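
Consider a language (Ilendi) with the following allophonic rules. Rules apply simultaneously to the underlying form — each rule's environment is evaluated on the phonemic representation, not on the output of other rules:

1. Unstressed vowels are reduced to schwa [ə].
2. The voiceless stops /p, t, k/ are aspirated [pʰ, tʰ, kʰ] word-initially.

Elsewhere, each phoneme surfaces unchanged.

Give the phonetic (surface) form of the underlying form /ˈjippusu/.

[ˈjippəsə]

/j/ — not in any rule's target class → [j].
/i/ (between /j/ and /p/) is in the target of rule 1 but the environment (in an unstressed syllable) is not met → [i].
/p/ — between /i/ and /p/; rule 2 does not apply here → [p].
/p/ — between /p/ and /u/; rule 2 does not apply here → [p].
/u/ (between /p/ and /s/): in an unstressed syllable, so rule 1 applies → [ə].
/s/ — not in any rule's target class → [s].
/u/ (word-final) occurs in an unstressed syllable → [ə] by rule 1.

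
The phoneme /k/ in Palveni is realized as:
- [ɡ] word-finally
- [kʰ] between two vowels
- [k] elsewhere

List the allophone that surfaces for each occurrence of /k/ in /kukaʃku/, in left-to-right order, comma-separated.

Occurrence 1 (position 1): no conditioning environment matches → elsewhere allophone [k].
Occurrence 2 (position 3): between two vowels → [kʰ].
Occurrence 3 (position 6): no conditioning environment matches → elsewhere allophone [k].

[k], [kʰ], [k]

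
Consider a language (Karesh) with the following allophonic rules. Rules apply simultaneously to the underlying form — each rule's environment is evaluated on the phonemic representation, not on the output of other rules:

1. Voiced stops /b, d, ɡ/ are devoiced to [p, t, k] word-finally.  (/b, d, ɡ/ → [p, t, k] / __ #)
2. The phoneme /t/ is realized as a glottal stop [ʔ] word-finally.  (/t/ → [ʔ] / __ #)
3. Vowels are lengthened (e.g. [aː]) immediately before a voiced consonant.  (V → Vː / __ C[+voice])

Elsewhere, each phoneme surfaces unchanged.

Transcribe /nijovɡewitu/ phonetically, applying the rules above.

[niːjoːvɡeːwitu]

/i/ — between /n/ and /j/, before a voiced consonant — surfaces as [iː] (rule 3).
/o/ (between /j/ and /v/) occurs before a voiced consonant → [oː] by rule 3.
/ɡ/ — between /v/ and /e/; rule 1 does not apply here → [ɡ].
/e/ meets the environment for rule 3 (before a voiced consonant) → [eː].
/i/ (between /w/ and /t/): rule 3 targets it, but not before a voiced consonant → unchanged [i].
/t/ (between /i/ and /u/) fails the environment for rule 2, so it stays [t].
/u/ (word-final) fails the environment for rule 3, so it stays [u].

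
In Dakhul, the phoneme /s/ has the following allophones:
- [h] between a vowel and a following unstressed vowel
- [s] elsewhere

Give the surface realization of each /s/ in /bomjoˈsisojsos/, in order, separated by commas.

[s], [h], [s], [s]

Occurrence 1 (position 6): no conditioning environment matches → elsewhere allophone [s].
Occurrence 2 (position 8): between a vowel and a following unstressed vowel → [h].
Occurrence 3 (position 11): no conditioning environment matches → elsewhere allophone [s].
Occurrence 4 (position 13): no conditioning environment matches → elsewhere allophone [s].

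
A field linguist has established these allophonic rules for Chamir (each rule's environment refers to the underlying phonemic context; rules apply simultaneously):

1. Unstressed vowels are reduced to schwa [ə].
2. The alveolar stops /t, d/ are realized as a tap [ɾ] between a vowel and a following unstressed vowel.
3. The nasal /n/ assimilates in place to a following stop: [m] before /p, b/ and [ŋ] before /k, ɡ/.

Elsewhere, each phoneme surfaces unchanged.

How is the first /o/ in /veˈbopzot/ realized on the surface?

/o/ (between /b/ and /p/) is in the target of rule 1 but the environment (in an unstressed syllable) is not met → [o].

[o]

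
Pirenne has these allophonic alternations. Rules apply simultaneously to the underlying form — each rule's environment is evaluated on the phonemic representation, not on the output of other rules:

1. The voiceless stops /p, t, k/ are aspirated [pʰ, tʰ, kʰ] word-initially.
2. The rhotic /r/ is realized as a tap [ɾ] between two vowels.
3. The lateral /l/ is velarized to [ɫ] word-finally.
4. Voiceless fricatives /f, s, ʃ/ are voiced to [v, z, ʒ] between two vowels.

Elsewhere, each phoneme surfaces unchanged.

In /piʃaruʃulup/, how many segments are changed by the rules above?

4

Segments that undergo a rule: /p/ → [pʰ] (rule 1); /ʃ/ → [ʒ] (rule 4); /r/ → [ɾ] (rule 2); /ʃ/ → [ʒ] (rule 4).
All other segments surface unchanged.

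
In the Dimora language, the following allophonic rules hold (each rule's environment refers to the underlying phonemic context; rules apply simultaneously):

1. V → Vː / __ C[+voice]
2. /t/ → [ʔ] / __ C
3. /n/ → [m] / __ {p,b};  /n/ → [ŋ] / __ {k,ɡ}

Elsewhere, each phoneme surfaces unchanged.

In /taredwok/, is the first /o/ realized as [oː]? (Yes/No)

/o/ (between /w/ and /k/) is in the target of rule 1 but the environment (before a voiced consonant) is not met → [o].
The actual realization is [o], not [oː].

No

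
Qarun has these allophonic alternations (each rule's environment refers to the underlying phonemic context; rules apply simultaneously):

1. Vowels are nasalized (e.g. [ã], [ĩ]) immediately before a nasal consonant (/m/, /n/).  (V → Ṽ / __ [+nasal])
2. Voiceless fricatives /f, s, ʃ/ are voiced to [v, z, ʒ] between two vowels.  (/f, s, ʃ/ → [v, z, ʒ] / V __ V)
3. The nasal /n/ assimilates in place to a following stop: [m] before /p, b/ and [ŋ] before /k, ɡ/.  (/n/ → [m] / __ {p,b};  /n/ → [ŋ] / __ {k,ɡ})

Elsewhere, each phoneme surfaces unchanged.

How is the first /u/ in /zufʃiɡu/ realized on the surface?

[u]

/u/ — between /z/ and /f/; rule 1 does not apply here → [u].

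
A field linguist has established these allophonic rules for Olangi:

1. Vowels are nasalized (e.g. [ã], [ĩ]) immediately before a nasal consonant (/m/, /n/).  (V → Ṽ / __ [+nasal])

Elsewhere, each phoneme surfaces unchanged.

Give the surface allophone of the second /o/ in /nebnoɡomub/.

[õ]

Rule 1 applies to /o/ (between /ɡ/ and /m/: before a nasal consonant) → [õ].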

Your instructions
Write the material above out once more, exactly as it stands.

Problem solution
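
Consider a language (Ilendi) with the following allophonic rules. Rules apply simultaneously to the underlying form — each rule's environment is evaluated on the phonemic representation, not on the output of other rules:

1. Unstressed vowels are reduced to schwa [ə].
2. The voiceless stops /p, t, k/ are aspirated [pʰ, tʰ, kʰ] word-initially.

Elsewhere, each phoneme surfaces unchanged.

Give the phonetic (surface) form of the underlying form /ˈjippusu/.

[ˈjippəsə]

/j/ — not in any rule's target class → [j].
/i/ (between /j/ and /p/) is in the target of rule 1 but the environment (in an unstressed syllable) is not met → [i].
/p/ — between /i/ and /p/; rule 2 does not apply here → [p].
/p/ — between /p/ and /u/; rule 2 does not apply here → [p].
/u/ (between /p/ and /s/): in an unstressed syllable, so rule 1 applies → [ə].
/s/ — not in any rule's target class → [s].
/u/ (word-final) occurs in an unstressed syllable → [ə] by rule 1.

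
The phoneme /k/ in Palveni is realized as:
- [ɡ] word-finally
- [kʰ] between two vowels
- [k] elsewhere

List the allophone that surfaces for each occurrence of /k/ in /kukaʃku/, in left-to-right order, comma-separated.

Occurrence 1 (position 1): no conditioning environment matches → elsewhere allophone [k].
Occurrence 2 (position 3): between two vowels → [kʰ].
Occurrence 3 (position 6): no conditioning environment matches → elsewhere allophone [k].

[k], [kʰ], [k]

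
Consider a language (Karesh) with the following allophonic rules. Rules apply simultaneously to the underlying form — each rule's environment is evaluated on the phonemic representation, not on the output of other rules:

1. Voiced stops /b, d, ɡ/ are devoiced to [p, t, k] word-finally.  (/b, d, ɡ/ → [p, t, k] / __ #)
2. The phoneme /t/ is realized as a glottal stop [ʔ] word-finally.  (/t/ → [ʔ] / __ #)
3. Vowels are lengthened (e.g. [aː]) immediately before a voiced consonant.  (V → Vː / __ C[+voice])

Elsewhere, each phoneme surfaces unchanged.

Transcribe /nijovɡewitu/ phonetically, applying the rules above.

[niːjoːvɡeːwitu]

/i/ — between /n/ and /j/, before a voiced consonant — surfaces as [iː] (rule 3).
/o/ (between /j/ and /v/) occurs before a voiced consonant → [oː] by rule 3.
/ɡ/ — between /v/ and /e/; rule 1 does not apply here → [ɡ].
/e/ meets the environment for rule 3 (before a voiced consonant) → [eː].
/i/ (between /w/ and /t/): rule 3 targets it, but not before a voiced consonant → unchanged [i].
/t/ (between /i/ and /u/) fails the environment for rule 2, so it stays [t].
/u/ (word-final) fails the environment for rule 3, so it stays [u].

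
In Dakhul, the phoneme /s/ has the following allophones:
- [h] between a vowel and a following unstressed vowel
- [s] elsewhere

Give the surface realization of each /s/ in /bomjoˈsisojsos/, in order, separated by commas.

[s], [h], [s], [s]

Occurrence 1 (position 6): no conditioning environment matches → elsewhere allophone [s].
Occurrence 2 (position 8): between a vowel and a following unstressed vowel → [h].
Occurrence 3 (position 11): no conditioning environment matches → elsewhere allophone [s].
Occurrence 4 (position 13): no conditioning environment matches → elsewhere allophone [s].

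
A field linguist has established these allophonic rules for Chamir (each rule's environment refers to the underlying phonemic context; rules apply simultaneously):

1. Unstressed vowels are reduced to schwa [ə].
2. The alveolar stops /t, d/ are realized as a tap [ɾ] between a vowel and a following unstressed vowel.
3. The nasal /n/ assimilates in place to a following stop: [m] before /p, b/ and [ŋ] before /k, ɡ/.

Elsewhere, each phoneme surfaces unchanged.

How is the first /o/ in /veˈbopzot/ realized on the surface?

/o/ (between /b/ and /p/) is in the target of rule 1 but the environment (in an unstressed syllable) is not met → [o].

[o]

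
Pirenne has these allophonic alternations. Rules apply simultaneously to the underlying form — each rule's environment is evaluated on the phonemic representation, not on the output of other rules:

1. The voiceless stops /p, t, k/ are aspirated [pʰ, tʰ, kʰ] word-initially.
2. The rhotic /r/ is realized as a tap [ɾ] between two vowels.
3. The lateral /l/ is velarized to [ɫ] word-finally.
4. Voiceless fricatives /f, s, ʃ/ are voiced to [v, z, ʒ] between two vowels.

Elsewhere, each phoneme surfaces unchanged.

In /piʃaruʃulup/, how many segments are changed by the rules above?

4

Segments that undergo a rule: /p/ → [pʰ] (rule 1); /ʃ/ → [ʒ] (rule 4); /r/ → [ɾ] (rule 2); /ʃ/ → [ʒ] (rule 4).
All other segments surface unchanged.

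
In the Dimora language, the following allophonic rules hold (each rule's environment refers to the underlying phonemic context; rules apply simultaneously):

1. V → Vː / __ C[+voice]
2. /t/ → [ʔ] / __ C
3. /n/ → [m] / __ {p,b};  /n/ → [ŋ] / __ {k,ɡ}

Elsewhere, each phoneme surfaces unchanged.

In /taredwok/, is the first /o/ realized as [oː]? (Yes/No)

/o/ (between /w/ and /k/) is in the target of rule 1 but the environment (before a voiced consonant) is not met → [o].
The actual realization is [o], not [oː].

No

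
Qarun has these allophonic alternations (each rule's environment refers to the underlying phonemic context; rules apply simultaneously):

1. Vowels are nasalized (e.g. [ã], [ĩ]) immediately before a nasal consonant (/m/, /n/).  (V → Ṽ / __ [+nasal])
2. Voiceless fricatives /f, s, ʃ/ are voiced to [v, z, ʒ] between two vowels.  (/f, s, ʃ/ → [v, z, ʒ] / V __ V)
3. The nasal /n/ assimilates in place to a following stop: [m] before /p, b/ and [ŋ] before /k, ɡ/.  (/n/ → [m] / __ {p,b};  /n/ → [ŋ] / __ {k,ɡ})

Elsewhere, each phoneme surfaces unchanged.

How is the first /u/ in /zufʃiɡu/ realized on the surface?

[u]

/u/ — between /z/ and /f/; rule 1 does not apply here → [u].

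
A field linguist has established these allophonic rules for Olangi:

1. Vowels are nasalized (e.g. [ã], [ĩ]) immediately before a nasal consonant (/m/, /n/).  (V → Ṽ / __ [+nasal])

Elsewhere, each phoneme surfaces unchanged.

Give the surface allophone of the second /o/ in /nebnoɡomub/.

[õ]

Rule 1 applies to /o/ (between /ɡ/ and /m/: before a nasal consonant) → [õ].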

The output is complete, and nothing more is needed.